Copy out every line of the data that follows, exactly.

· · · · ·

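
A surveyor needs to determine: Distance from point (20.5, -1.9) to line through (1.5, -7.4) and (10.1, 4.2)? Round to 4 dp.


|cross product| = 173.1
|line direction| = sqrt(208.52) = 14.4402
Distance = 173.1/sqrt(208.52) = 11.9874

11.9874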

· · · · ·

Answer box:
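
A surveyor needs to determine: Distance from point (20.5, -1.9) to line through (1.5, -7.4) and (10.1, 4.2)? Round to 4 dp.


|cross product| = 173.1
|line direction| = sqrt(208.52) = 14.4402
Distance = 173.1/sqrt(208.52) = 11.9874

11.9874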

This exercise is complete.